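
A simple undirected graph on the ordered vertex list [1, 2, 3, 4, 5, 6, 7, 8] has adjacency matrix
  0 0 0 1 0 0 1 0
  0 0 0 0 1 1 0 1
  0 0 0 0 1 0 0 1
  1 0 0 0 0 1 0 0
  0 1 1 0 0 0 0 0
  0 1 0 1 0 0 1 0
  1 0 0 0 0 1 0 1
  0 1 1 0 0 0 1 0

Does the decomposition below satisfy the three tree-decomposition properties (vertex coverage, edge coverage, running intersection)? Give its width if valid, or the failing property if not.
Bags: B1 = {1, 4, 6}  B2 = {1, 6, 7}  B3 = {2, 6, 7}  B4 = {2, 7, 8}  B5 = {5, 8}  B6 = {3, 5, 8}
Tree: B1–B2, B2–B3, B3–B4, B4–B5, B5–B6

No — edge (2,5) lies in no bag.

A tree decomposition must satisfy three properties: every vertex lies in some bag; for every edge, both endpoints lie together in some bag; and for every vertex, the bags containing it form a connected subtree. Here edge (2,5) lies in no bag, so the decomposition is invalid.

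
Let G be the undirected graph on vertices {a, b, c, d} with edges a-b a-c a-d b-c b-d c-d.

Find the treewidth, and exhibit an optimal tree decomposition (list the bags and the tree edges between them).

A single bag containing all 4 vertices is trivially a valid decomposition of width 3. Conversely, {a, b, c, d} is a clique of size 4, and the vertices of any clique must share a bag in every tree decomposition; so some bag has ≥ 4 vertices and tw(G) ≥ 3. The upper and lower bounds meet at 3, so that is the treewidth.

Treewidth 3.
Bags: B1 = {a, b, c, d}
Tree: (single bag)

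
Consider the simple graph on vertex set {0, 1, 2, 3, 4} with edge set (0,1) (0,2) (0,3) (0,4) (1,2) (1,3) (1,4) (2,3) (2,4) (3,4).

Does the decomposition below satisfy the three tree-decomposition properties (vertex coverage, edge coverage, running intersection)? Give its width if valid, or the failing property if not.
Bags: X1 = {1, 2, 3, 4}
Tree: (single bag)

No — vertex 0 appears in no bag.

A tree decomposition must satisfy three properties: every vertex lies in some bag; for every edge, both endpoints lie together in some bag; and for every vertex, the bags containing it form a connected subtree. Here vertex 0 appears in no bag, so the decomposition is invalid.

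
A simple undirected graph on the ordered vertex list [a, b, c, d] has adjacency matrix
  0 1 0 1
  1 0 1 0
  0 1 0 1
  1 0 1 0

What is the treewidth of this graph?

A width-2 tree decomposition is:
Bags: B1 = {b, c, d}  B2 = {a, b, d}
Tree: B1–B2
The largest bag has 3 vertices, giving width 2; this decomposition certifies tw(G) ≤ 2. The edges d–c–b–a–d form a cycle, so G is not a tree and its treewidth is at least 2. Therefore the treewidth is 2.

2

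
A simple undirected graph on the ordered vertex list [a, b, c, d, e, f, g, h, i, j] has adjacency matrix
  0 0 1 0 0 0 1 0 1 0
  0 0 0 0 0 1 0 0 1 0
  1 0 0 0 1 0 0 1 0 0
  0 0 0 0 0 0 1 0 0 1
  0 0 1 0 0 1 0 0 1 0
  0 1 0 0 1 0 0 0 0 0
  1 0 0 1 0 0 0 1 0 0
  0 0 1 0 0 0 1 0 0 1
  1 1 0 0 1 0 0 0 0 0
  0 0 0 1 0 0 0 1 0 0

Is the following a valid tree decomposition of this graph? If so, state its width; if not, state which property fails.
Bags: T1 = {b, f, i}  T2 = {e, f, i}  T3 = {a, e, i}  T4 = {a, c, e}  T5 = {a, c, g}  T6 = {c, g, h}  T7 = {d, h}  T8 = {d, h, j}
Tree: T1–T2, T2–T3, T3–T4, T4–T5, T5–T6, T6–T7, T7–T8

A tree decomposition must satisfy three properties: every vertex lies in some bag; for every edge, both endpoints lie together in some bag; and for every vertex, the bags containing it form a connected subtree. Here edge (g,d) lies in no bag, so the decomposition is invalid.

No — edge (g,d) lies in no bag.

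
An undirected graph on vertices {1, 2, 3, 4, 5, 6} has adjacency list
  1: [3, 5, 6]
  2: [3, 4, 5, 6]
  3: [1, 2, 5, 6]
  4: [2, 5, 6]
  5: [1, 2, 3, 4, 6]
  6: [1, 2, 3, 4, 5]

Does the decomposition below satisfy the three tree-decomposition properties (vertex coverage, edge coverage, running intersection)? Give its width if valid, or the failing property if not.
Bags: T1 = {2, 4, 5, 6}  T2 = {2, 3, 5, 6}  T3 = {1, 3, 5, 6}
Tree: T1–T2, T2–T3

Checking the three conditions: (i) the bags cover all of {1, 2, 3, 4, 5, 6}; (ii) for each edge, some bag contains both endpoints; (iii) the bags containing any fixed vertex form a subtree. All hold, so the decomposition is valid with width 4 − 1 = 3.

Yes; width 3.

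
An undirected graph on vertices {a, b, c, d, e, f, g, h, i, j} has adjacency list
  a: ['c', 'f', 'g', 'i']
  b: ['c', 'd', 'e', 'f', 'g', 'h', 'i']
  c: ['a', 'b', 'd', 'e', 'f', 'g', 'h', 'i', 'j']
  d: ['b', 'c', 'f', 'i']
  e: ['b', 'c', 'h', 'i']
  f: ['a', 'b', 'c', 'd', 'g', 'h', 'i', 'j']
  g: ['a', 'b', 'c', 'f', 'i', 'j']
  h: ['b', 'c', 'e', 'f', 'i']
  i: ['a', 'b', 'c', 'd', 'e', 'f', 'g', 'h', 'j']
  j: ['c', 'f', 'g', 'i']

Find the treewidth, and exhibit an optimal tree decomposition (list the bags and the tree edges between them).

Every bag has size at most 5, so the width is 5 − 1 = 4 and tw(G) ≤ 4. Conversely, {b, c, e, h, i} is a clique of size 5, and the vertices of any clique must share a bag in every tree decomposition; so some bag has ≥ 5 vertices and tw(G) ≥ 4. The upper and lower bounds meet at 4, so that is the treewidth.

Treewidth 4.
Bags: B1 = {b, c, f, h, i}  B2 = {b, c, f, g, i}  B3 = {b, c, d, f, i}  B4 = {b, c, e, h, i}  B5 = {c, f, g, i, j}  B6 = {a, c, f, g, i}
Tree: B1–B2, B1–B3, B1–B4, B2–B5, B2–B6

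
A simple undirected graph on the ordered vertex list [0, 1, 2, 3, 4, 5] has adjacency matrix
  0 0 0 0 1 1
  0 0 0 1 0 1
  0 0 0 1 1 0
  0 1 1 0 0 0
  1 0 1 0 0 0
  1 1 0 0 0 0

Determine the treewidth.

2

A width-2 tree decomposition is:
Bags: B1 = {1, 2, 3}  B2 = {1, 2, 4}  B3 = {0, 1, 4}  B4 = {0, 1, 5}
Tree: B1–B2, B2–B3, B3–B4
Each bag holds 3 vertices, so the decomposition has width 2, which upper-bounds the treewidth. The edges 1–3–2–4–0–5–1 form a cycle, so G is not a tree and its treewidth is at least 2. The upper and lower bounds meet at 2, so that is the treewidth.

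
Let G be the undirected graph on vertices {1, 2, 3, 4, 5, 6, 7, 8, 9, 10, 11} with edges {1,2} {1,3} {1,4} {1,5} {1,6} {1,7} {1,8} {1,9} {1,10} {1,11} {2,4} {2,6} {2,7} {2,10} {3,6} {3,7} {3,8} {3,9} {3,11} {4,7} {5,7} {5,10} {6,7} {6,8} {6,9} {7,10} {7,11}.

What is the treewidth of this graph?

A width-3 tree decomposition is:
Bags: B1 = {1, 2, 7, 10}  B2 = {1, 5, 7, 10}  B3 = {1, 2, 4, 7}  B4 = {1, 2, 6, 7}  B5 = {1, 3, 6, 7}  B6 = {1, 3, 6, 8}  B7 = {1, 3, 7, 11}  B8 = {1, 3, 6, 9}
Tree: B1–B2, B1–B3, B1–B4, B4–B5, B5–B6, B5–B7, B6–B8
Each bag holds 4 vertices, so the decomposition has width 3, which upper-bounds the treewidth. Conversely, {1, 3, 6, 8} is a clique of size 4, and the vertices of any clique must share a bag in every tree decomposition; so some bag has ≥ 4 vertices and tw(G) ≥ 3. Therefore the treewidth is 3.

3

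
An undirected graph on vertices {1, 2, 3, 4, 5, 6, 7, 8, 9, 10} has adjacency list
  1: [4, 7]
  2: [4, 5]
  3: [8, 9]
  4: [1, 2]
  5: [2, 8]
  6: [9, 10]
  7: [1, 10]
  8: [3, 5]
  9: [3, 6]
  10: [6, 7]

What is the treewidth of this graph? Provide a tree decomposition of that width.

Treewidth 2.
Bags: B1 = {3, 6, 9}  B2 = {3, 6, 8}  B3 = {5, 6, 8}  B4 = {2, 5, 6}  B5 = {2, 4, 6}  B6 = {1, 4, 6}  B7 = {1, 6, 7}  B8 = {6, 7, 10}
Tree: B1–B2, B2–B3, B3–B4, B4–B5, B5–B6, B6–B7, B7–B8

The largest bag has 3 vertices, giving width 2; this decomposition certifies tw(G) ≤ 2. The edges 6–9–3–8–5–2–4–1–7–10–6 form a cycle, so G is not a tree and its treewidth is at least 2. The upper and lower bounds meet at 2, so that is the treewidth.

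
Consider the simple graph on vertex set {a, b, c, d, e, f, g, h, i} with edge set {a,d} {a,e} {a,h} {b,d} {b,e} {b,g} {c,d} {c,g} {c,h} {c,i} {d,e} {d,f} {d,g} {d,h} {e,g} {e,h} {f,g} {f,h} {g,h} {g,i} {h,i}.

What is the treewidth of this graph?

3

A width-3 tree decomposition is:
Bags: B1 = {b, d, e, g}  B2 = {d, e, g, h}  B3 = {a, d, e, h}  B4 = {c, d, g, h}  B5 = {d, f, g, h}  B6 = {c, g, h, i}
Tree: B1–B2, B2–B3, B2–B4, B2–B5, B4–B6
The largest bag has 4 vertices, giving width 3; this decomposition certifies tw(G) ≤ 3. Conversely, {d, e, g, h} is a clique of size 4, and the vertices of any clique must share a bag in every tree decomposition; so some bag has ≥ 4 vertices and tw(G) ≥ 3. Therefore the treewidth is 3.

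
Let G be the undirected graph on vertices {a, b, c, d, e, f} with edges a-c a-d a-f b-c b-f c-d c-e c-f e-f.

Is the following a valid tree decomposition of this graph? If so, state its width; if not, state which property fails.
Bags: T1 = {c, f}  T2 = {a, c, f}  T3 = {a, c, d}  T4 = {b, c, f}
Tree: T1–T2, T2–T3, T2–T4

A tree decomposition must satisfy three properties: every vertex lies in some bag; for every edge, both endpoints lie together in some bag; and for every vertex, the bags containing it form a connected subtree. Here vertex e appears in no bag, so the decomposition is invalid.

No — vertex e appears in no bag.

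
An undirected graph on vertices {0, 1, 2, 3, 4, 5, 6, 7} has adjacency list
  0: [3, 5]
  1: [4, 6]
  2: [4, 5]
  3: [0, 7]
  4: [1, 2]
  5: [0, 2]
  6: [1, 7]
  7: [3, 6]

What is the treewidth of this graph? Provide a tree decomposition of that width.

Treewidth 2.
Bags: B1 = {1, 2, 4}  B2 = {1, 2, 6}  B3 = {2, 6, 7}  B4 = {2, 3, 7}  B5 = {0, 2, 3}  B6 = {0, 2, 5}
Tree: B1–B2, B2–B3, B3–B4, B4–B5, B5–B6

Every bag has size at most 3, so the width is 3 − 1 = 2 and tw(G) ≤ 2. Since 2–4–1–6–7–3–0–5–2 is a cycle in G, G is not acyclic. Forests are exactly the graphs of treewidth ≤ 1, so tw(G) ≥ 2. Combining the bounds, tw(G) = 2.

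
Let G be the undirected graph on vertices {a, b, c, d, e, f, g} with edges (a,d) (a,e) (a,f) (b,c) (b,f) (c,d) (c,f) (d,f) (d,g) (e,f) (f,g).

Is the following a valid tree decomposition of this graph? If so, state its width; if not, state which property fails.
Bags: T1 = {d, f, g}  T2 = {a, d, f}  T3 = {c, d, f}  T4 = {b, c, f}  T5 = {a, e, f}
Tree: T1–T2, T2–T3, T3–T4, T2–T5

Vertex coverage: the bags together contain {a, b, c, d, e, f, g}, the full vertex set. Edge coverage: each edge of G has both endpoints in at least one bag. Running intersection: for every vertex, the bags containing it form a connected subtree. All three properties hold, so this is a valid tree decomposition of width max|bag| − 1 = 2, and hence tw(G) ≤ 2.

Yes; width 2.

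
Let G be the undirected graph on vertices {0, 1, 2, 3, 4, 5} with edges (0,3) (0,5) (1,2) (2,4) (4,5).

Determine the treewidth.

1

A width-1 tree decomposition is:
Bags: B1 = {1, 2}  B2 = {2, 4}  B3 = {4, 5}  B4 = {0, 5}  B5 = {0, 3}
Tree: B1–B2, B2–B3, B3–B4, B4–B5
The largest bag has 2 vertices, giving width 1; this decomposition certifies tw(G) ≤ 1. Since G has at least one edge (e.g. 1–2), it is not an edgeless graph, so tw(G) ≥ 1. Therefore the treewidth is 1.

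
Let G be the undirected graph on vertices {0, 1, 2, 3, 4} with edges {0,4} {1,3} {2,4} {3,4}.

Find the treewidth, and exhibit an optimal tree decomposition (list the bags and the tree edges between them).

The largest bag has 2 vertices, giving width 1; this decomposition certifies tw(G) ≤ 1. Any graph with an edge has treewidth ≥ 1, and G has the edge 2–4. Combining the bounds, tw(G) = 1.

Treewidth 1.
One such decomposition:
Bags: B1 = {2, 4}  B2 = {3, 4}  B3 = {1, 3}  B4 = {0, 4}
Tree: B1–B2, B2–B3, B2–B4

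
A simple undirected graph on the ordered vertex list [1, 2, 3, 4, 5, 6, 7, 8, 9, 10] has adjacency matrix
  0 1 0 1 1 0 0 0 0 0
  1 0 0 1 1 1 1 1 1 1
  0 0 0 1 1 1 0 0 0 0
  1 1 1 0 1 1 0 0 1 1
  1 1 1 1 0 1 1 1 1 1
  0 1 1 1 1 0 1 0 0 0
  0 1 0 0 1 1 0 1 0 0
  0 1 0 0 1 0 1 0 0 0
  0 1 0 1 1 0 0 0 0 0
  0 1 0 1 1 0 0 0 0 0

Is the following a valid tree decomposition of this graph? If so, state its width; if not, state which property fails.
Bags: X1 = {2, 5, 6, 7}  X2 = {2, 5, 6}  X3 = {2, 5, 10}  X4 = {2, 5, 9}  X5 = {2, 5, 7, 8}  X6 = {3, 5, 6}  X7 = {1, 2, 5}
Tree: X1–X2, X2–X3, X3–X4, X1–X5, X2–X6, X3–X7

A tree decomposition must satisfy three properties: every vertex lies in some bag; for every edge, both endpoints lie together in some bag; and for every vertex, the bags containing it form a connected subtree. Here vertex 4 appears in no bag, so the decomposition is invalid.

No — vertex 4 appears in no bag.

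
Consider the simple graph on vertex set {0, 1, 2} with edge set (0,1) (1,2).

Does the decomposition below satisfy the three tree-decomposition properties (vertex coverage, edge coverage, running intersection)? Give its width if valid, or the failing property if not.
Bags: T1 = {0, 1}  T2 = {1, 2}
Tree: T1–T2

Vertex coverage: the bags together contain {0, 1, 2}, the full vertex set. Edge coverage: each edge of G has both endpoints in at least one bag. Running intersection: for every vertex, the bags containing it form a connected subtree. All three properties hold, so this is a valid tree decomposition of width max|bag| − 1 = 1, and hence tw(G) ≤ 1.

Yes; width 1.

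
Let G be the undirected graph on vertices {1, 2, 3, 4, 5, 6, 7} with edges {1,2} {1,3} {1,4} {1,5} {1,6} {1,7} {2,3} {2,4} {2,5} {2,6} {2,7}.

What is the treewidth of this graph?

A width-2 tree decomposition is:
Bags: B1 = {1, 2, 3}  B2 = {1, 2, 7}  B3 = {1, 2, 6}  B4 = {1, 2, 5}  B5 = {1, 2, 4}
Tree: B1–B2, B2–B3, B3–B4, B4–B5
Each bag holds 3 vertices, so the decomposition has width 2, which upper-bounds the treewidth. For the lower bound, the 3 vertices {1, 2, 3} are pairwise adjacent, and any tree decomposition puts a clique entirely inside one bag — forcing width ≥ 2. Therefore the treewidth is 2.

2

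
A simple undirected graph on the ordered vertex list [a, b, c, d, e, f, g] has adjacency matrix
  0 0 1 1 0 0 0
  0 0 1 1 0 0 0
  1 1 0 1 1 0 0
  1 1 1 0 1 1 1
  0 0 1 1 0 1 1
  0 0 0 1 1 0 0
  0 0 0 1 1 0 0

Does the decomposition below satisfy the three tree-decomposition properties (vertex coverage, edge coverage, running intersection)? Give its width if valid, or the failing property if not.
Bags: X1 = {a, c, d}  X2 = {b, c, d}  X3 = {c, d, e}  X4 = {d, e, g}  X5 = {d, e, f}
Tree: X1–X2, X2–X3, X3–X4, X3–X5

Every vertex of G appears in some bag (union = {a, b, c, d, e, f, g}); every edge is covered by a bag; and for each vertex v the set of bags containing v is connected in the bag tree. The decomposition is therefore valid. The largest bag has 3 vertices, so the width is 2.

Yes; width 2.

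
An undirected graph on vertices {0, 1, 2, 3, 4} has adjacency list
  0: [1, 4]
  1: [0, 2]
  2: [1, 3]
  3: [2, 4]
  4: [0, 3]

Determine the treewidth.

A width-2 tree decomposition is:
Bags: B1 = {1, 2, 3}  B2 = {0, 1, 3}  B3 = {0, 3, 4}
Tree: B1–B2, B2–B3
The largest bag has 3 vertices, giving width 2; this decomposition certifies tw(G) ≤ 2. For the lower bound, G contains the cycle 3–2–1–0–4–3, so G is not a forest; only forests have treewidth ≤ 1, hence tw(G) ≥ 2. The upper and lower bounds meet at 2, so that is the treewidth.

2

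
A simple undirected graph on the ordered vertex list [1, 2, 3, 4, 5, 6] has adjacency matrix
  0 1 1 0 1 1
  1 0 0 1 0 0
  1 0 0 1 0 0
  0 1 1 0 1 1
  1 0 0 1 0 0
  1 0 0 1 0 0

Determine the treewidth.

A width-2 tree decomposition is:
Bags: B1 = {1, 3, 4}  B2 = {1, 4, 5}  B3 = {1, 2, 4}  B4 = {1, 4, 6}
Tree: B1–B2, B2–B3, B3–B4
Each bag holds 3 vertices, so the decomposition has width 2, which upper-bounds the treewidth. The edges 3–4–5–1–3 form a cycle, so G is not a tree and its treewidth is at least 2. Therefore the treewidth is 2.

2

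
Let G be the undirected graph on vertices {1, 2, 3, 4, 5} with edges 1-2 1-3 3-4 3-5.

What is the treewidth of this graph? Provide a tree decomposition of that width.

Treewidth 1.
Bags: B1 = {1, 3}  B2 = {3, 4}  B3 = {3, 5}  B4 = {1, 2}
Tree: B1–B2, B1–B3, B1–B4

The largest bag has 2 vertices, giving width 1; this decomposition certifies tw(G) ≤ 1. G has an edge, so its treewidth is at least 1. The upper and lower bounds meet at 1, so that is the treewidth.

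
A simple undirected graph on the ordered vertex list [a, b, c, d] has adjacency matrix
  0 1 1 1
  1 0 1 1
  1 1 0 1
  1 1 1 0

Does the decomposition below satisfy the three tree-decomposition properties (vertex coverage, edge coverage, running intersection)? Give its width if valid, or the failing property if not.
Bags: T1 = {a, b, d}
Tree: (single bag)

A tree decomposition must satisfy three properties: every vertex lies in some bag; for every edge, both endpoints lie together in some bag; and for every vertex, the bags containing it form a connected subtree. Here vertex c appears in no bag, so the decomposition is invalid.

No — vertex c appears in no bag.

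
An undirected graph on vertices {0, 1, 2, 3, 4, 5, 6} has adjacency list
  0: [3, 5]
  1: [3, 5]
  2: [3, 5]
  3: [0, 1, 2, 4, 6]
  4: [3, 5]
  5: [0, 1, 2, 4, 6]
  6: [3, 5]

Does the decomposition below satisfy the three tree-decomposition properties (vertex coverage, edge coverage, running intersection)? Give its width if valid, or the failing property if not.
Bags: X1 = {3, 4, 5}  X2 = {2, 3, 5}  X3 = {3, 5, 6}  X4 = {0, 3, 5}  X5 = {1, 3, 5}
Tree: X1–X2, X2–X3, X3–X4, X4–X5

Yes; width 2.

Every vertex of G appears in some bag (union = {0, 1, 2, 3, 4, 5, 6}); every edge is covered by a bag; and for each vertex v the set of bags containing v is connected in the bag tree. The decomposition is therefore valid. The largest bag has 3 vertices, so the width is 2.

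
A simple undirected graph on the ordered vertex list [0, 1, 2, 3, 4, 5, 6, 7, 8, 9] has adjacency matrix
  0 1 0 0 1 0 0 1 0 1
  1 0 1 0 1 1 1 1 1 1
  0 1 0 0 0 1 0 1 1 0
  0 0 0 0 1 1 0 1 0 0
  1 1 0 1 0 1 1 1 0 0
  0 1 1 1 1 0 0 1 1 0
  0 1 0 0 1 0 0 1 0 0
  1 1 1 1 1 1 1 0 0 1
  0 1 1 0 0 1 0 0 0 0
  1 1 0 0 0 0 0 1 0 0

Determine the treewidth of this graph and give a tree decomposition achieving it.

The largest bag has 4 vertices, giving width 3; this decomposition certifies tw(G) ≤ 3. For the lower bound, the 4 vertices {1, 2, 5, 8} are pairwise adjacent, and any tree decomposition puts a clique entirely inside one bag — forcing width ≥ 3. Therefore the treewidth is 3.

Treewidth 3.
One such decomposition:
Bags: B1 = {1, 4, 6, 7}  B2 = {0, 1, 4, 7}  B3 = {0, 1, 7, 9}  B4 = {1, 4, 5, 7}  B5 = {1, 2, 5, 7}  B6 = {1, 2, 5, 8}  B7 = {3, 4, 5, 7}
Tree: B1–B2, B2–B3, B1–B4, B4–B5, B5–B6, B4–B7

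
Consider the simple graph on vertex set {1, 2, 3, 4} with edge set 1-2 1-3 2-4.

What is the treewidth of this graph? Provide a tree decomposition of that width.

The largest bag has 2 vertices, giving width 1; this decomposition certifies tw(G) ≤ 1. Since G has at least one edge (e.g. 4–2), it is not an edgeless graph, so tw(G) ≥ 1. Hence tw(G) = 1 exactly.

Treewidth 1.
One such decomposition:
Bags: B1 = {2, 4}  B2 = {1, 2}  B3 = {1, 3}
Tree: B1–B2, B2–B3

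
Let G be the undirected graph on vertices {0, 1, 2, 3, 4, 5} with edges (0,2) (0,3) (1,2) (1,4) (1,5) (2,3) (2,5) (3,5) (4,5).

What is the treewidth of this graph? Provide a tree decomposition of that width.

The largest bag has 3 vertices, giving width 2; this decomposition certifies tw(G) ≤ 2. Conversely, {1, 2, 5} is a clique of size 3, and the vertices of any clique must share a bag in every tree decomposition; so some bag has ≥ 3 vertices and tw(G) ≥ 2. The upper and lower bounds meet at 2, so that is the treewidth.

Treewidth 2.
One such decomposition:
Bags: B1 = {1, 4, 5}  B2 = {1, 2, 5}  B3 = {2, 3, 5}  B4 = {0, 2, 3}
Tree: B1–B2, B2–B3, B3–B4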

============

▸ Exercise requirements
Please give an exact copy of the lines above, beginning with the line containing "0 0 0 0 1 1 0 1 0 0" and running through the line containing "1 1 0 0 0 0 0 1 0 0", and of no other lines.

▸ Reply
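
  0 0 0 0 1 1 0 1 0 0
  1 1 0 1 0 1 1 1 0 0
  0 1 1 1 1 0 0 1 1 0
  0 1 0 0 1 0 0 1 0 0
  1 1 1 1 1 1 1 0 0 1
  0 1 1 0 0 1 0 0 0 0
  1 1 0 0 0 0 0 1 0 0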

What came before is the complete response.